**Your task**
The data below is to be copied exactly, line by line.

**Record excerpts**
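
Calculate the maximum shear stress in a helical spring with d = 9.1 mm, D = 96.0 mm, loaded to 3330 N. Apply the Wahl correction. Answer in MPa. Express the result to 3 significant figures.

1230 MPa

Spring index C = D/d = 96.0/9.1 = 10.5495
K_W = (4C−1)/(4C−4) + 0.615/C = 41.198/38.198 + 0.0583 = 1.1368
τ₀ = 8FD/(πd³) = 8·3330·96.0/(π·9.1³) = 2.55744e+06/2367.4 = 1080.3 MPa
τ_max = K·τ₀ = 1.1368 × 1080.3 = 1228.1 MPa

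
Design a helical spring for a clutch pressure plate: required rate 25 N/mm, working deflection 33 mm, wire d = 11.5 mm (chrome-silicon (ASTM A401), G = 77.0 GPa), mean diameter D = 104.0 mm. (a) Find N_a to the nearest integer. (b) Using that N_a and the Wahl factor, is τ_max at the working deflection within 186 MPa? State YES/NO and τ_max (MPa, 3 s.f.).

N_a = Gd⁴/(8D³k) = (77.0×10³)(11.5⁴)/(8·104.0³·25) = 5.986 → N_a = 6
Actual rate k = Gd⁴/(8D³·6) = 24.943 N/mm
Working load F = kδ = 24.943·33 = 823.1 N
C = 104.0/11.5 = 9.0435; K_W = (4C−1)/(4C−4)+0.615/C = 1.1612
τ_max = K_W·8FD/(πd³) = 1.1612·143.33 = 166.44 MPa
τ_max ≤ 186 MPa → acceptable

(a) 6 coils; (b) YES, τ_max = 166 MPa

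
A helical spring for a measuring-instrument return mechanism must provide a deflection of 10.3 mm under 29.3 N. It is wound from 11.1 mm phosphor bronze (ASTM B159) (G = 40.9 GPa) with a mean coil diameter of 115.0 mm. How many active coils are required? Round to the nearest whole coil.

18

Required rate k = F/δ = 29.3/10.3 = 2.8447 N/mm
N_a = Gd⁴/(8D³k) = (40.9×10³ × 11.1⁴)/(8 × 115.0³ × 2.8447)
    = 6.20891e+08 / 3.4611e+07 = 17.94 → 18 coils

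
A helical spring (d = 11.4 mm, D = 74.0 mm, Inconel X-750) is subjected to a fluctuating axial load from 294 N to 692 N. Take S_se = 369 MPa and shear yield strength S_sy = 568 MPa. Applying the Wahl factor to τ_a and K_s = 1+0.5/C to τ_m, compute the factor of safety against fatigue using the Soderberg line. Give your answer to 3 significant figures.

C = D/d = 74.0/11.4 = 6.4912; K_W = (4C−1)/(4C−4)+0.615/C = 1.2313; K_s = 1+0.5/C = 1.0770
F_a = (F_max−F_min)/2 = 199 N; F_m = (F_max+F_min)/2 = 493 N
τ_a = K_W·8F_aD/(πd³) = 1.2313 × 25.311 = 31.166 MPa
τ_m = K_s·8F_mD/(πd³) = 1.0770 × 62.705 = 67.535 MPa
Soderberg: 1/n_f = τ_a/S_se + τ_m/S_sy = 31.166/369 + 67.535/568 = 0.08446 + 0.11890 = 0.20336
n_f = 1/0.20336 = 4.917

4.92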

**Answer area**
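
Calculate the maximum shear stress in a helical spring with d = 9.1 mm, D = 96.0 mm, loaded to 3330 N. Apply the Wahl correction. Answer in MPa. Express the result to 3 significant figures.

1230 MPa

Spring index C = D/d = 96.0/9.1 = 10.5495
K_W = (4C−1)/(4C−4) + 0.615/C = 41.198/38.198 + 0.0583 = 1.1368
τ₀ = 8FD/(πd³) = 8·3330·96.0/(π·9.1³) = 2.55744e+06/2367.4 = 1080.3 MPa
τ_max = K·τ₀ = 1.1368 × 1080.3 = 1228.1 MPa

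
Design a helical spring for a clutch pressure plate: required rate 25 N/mm, working deflection 33 mm, wire d = 11.5 mm (chrome-silicon (ASTM A401), G = 77.0 GPa), mean diameter D = 104.0 mm. (a) Find N_a to the nearest integer. (b) Using that N_a and the Wahl factor, is τ_max at the working deflection within 186 MPa? State YES/NO and τ_max (MPa, 3 s.f.).

N_a = Gd⁴/(8D³k) = (77.0×10³)(11.5⁴)/(8·104.0³·25) = 5.986 → N_a = 6
Actual rate k = Gd⁴/(8D³·6) = 24.943 N/mm
Working load F = kδ = 24.943·33 = 823.1 N
C = 104.0/11.5 = 9.0435; K_W = (4C−1)/(4C−4)+0.615/C = 1.1612
τ_max = K_W·8FD/(πd³) = 1.1612·143.33 = 166.44 MPa
τ_max ≤ 186 MPa → acceptable

(a) 6 coils; (b) YES, τ_max = 166 MPa

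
A helical spring for a measuring-instrument return mechanism must provide a deflection of 10.3 mm under 29.3 N. It is wound from 11.1 mm phosphor bronze (ASTM B159) (G = 40.9 GPa) with a mean coil diameter of 115.0 mm. How many active coils are required? Round to the nearest whole coil.

18

Required rate k = F/δ = 29.3/10.3 = 2.8447 N/mm
N_a = Gd⁴/(8D³k) = (40.9×10³ × 11.1⁴)/(8 × 115.0³ × 2.8447)
    = 6.20891e+08 / 3.4611e+07 = 17.94 → 18 coils

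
A helical spring (d = 11.4 mm, D = 74.0 mm, Inconel X-750) is subjected to a fluctuating axial load from 294 N to 692 N. Take S_se = 369 MPa and shear yield strength S_sy = 568 MPa. Applying the Wahl factor to τ_a and K_s = 1+0.5/C to τ_m, compute the factor of safety against fatigue using the Soderberg line. Give your answer to 3 significant figures.

C = D/d = 74.0/11.4 = 6.4912; K_W = (4C−1)/(4C−4)+0.615/C = 1.2313; K_s = 1+0.5/C = 1.0770
F_a = (F_max−F_min)/2 = 199 N; F_m = (F_max+F_min)/2 = 493 N
τ_a = K_W·8F_aD/(πd³) = 1.2313 × 25.311 = 31.166 MPa
τ_m = K_s·8F_mD/(πd³) = 1.0770 × 62.705 = 67.535 MPa
Soderberg: 1/n_f = τ_a/S_se + τ_m/S_sy = 31.166/369 + 67.535/568 = 0.08446 + 0.11890 = 0.20336
n_f = 1/0.20336 = 4.917

4.92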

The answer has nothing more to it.